• [YOUR TASK]: For each line in the data below that has the word "Heldria", copy that line.

Collected data:
---

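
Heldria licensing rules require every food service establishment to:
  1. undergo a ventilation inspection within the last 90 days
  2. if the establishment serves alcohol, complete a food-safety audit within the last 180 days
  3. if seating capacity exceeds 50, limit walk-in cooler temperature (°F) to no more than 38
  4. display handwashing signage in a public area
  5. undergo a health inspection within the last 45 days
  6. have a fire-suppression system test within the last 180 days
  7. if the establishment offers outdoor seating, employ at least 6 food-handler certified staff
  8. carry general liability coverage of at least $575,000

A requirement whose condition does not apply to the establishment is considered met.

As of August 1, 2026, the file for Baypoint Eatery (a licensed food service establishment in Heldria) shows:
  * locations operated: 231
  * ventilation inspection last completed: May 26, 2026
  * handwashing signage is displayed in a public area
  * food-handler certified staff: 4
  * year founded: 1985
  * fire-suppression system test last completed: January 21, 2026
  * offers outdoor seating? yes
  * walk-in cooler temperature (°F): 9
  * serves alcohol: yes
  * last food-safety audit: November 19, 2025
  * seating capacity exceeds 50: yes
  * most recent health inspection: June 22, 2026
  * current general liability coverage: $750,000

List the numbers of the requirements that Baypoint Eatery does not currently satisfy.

2, 6, 7

1. ventilation inspection 67 days ago vs limit 90 → met
2. condition 'serves alcohol' holds; food-safety audit 255 days ago vs limit 180 → not met
3. condition 'seating capacity exceeds 50' holds; walk-in cooler temperature (°F) 9 ≤ 38 → met
4. handwashing signage present → met
5. health inspection 40 days ago vs limit 45 → met
6. fire-suppression system test 192 days ago vs limit 180 → not met
7. condition 'offers outdoor seating' holds; food-handler certified staff 4 < 6 → not met
8. general liability coverage $750,000 ≥ $575,000 → met
Not met: 2, 6, 7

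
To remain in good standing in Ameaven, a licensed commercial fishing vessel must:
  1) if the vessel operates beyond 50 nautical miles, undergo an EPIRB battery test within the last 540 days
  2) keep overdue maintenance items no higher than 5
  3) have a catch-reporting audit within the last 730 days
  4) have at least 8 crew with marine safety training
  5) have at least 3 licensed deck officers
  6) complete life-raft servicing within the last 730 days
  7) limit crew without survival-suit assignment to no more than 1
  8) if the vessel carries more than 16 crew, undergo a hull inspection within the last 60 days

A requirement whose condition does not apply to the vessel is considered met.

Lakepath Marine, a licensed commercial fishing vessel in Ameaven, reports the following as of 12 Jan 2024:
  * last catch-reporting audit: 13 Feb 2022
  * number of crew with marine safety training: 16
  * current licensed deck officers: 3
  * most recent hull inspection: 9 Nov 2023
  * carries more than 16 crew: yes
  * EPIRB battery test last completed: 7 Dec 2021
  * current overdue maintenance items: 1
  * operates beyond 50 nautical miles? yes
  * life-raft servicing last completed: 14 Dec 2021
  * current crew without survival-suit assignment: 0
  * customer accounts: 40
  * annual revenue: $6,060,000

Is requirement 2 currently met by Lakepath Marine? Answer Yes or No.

Yes

2. overdue maintenance items 1 ≤ 5 → met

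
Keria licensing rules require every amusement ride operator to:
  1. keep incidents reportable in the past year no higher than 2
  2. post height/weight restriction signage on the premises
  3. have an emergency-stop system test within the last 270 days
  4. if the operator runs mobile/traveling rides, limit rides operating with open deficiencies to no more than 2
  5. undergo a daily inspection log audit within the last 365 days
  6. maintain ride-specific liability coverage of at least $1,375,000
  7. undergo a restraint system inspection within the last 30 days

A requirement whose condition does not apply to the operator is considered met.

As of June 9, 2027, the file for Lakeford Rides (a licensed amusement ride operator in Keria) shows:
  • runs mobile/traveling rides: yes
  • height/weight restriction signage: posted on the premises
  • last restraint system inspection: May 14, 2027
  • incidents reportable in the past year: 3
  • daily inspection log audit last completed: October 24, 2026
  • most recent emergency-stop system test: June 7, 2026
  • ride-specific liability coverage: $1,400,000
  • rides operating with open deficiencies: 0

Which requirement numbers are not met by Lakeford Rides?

1. incidents reportable in the past year 3 > 2 → not met
2. height/weight restriction signage present → met
3. emergency-stop system test 367 days ago vs limit 270 → not met
4. condition 'runs mobile/traveling rides' holds; rides operating with open deficiencies 0 ≤ 2 → met
5. daily inspection log audit 228 days ago vs limit 365 → met
6. ride-specific liability coverage $1,400,000 ≥ $1,375,000 → met
7. restraint system inspection 26 days ago vs limit 30 → met
Not met: 1, 3

1, 3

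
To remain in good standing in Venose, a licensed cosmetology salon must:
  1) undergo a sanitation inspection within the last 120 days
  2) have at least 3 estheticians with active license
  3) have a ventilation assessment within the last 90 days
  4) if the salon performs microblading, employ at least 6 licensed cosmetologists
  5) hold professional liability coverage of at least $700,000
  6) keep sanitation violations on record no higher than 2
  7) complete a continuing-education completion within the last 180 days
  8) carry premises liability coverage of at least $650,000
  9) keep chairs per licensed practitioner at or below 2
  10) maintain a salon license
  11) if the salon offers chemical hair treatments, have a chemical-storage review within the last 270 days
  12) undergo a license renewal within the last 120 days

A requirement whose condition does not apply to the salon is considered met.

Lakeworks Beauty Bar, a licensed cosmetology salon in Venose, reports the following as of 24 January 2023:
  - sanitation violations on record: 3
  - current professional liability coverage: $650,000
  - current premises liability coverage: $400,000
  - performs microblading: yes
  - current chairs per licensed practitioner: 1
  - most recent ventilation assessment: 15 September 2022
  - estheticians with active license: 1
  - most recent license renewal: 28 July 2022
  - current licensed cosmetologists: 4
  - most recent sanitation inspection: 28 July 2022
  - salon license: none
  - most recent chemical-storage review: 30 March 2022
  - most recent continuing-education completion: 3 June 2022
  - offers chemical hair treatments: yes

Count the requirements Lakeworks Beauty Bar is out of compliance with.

1. sanitation inspection 180 days ago vs limit 120 → not met
2. estheticians with active license 1 < 3 → not met
3. ventilation assessment 131 days ago vs limit 90 → not met
4. condition 'performs microblading' holds; licensed cosmetologists 4 < 6 → not met
5. professional liability coverage $650,000 < $700,000 → not met
6. sanitation violations on record 3 > 2 → not met
7. continuing-education completion 235 days ago vs limit 180 → not met
8. premises liability coverage $400,000 < $650,000 → not met
9. chairs per licensed practitioner 1 ≤ 2 → met
10. salon license absent → not met
11. condition 'offers chemical hair treatments' holds; chemical-storage review 300 days ago vs limit 270 → not met
12. license renewal 180 days ago vs limit 120 → not met
Not met: 11 of 12

11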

---

• [EXERCISE SOLUTION]:
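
Heldria licensing rules require every food service establishment to:
As of August 1, 2026, the file for Baypoint Eatery (a licensed food service establishment in Heldria) shows: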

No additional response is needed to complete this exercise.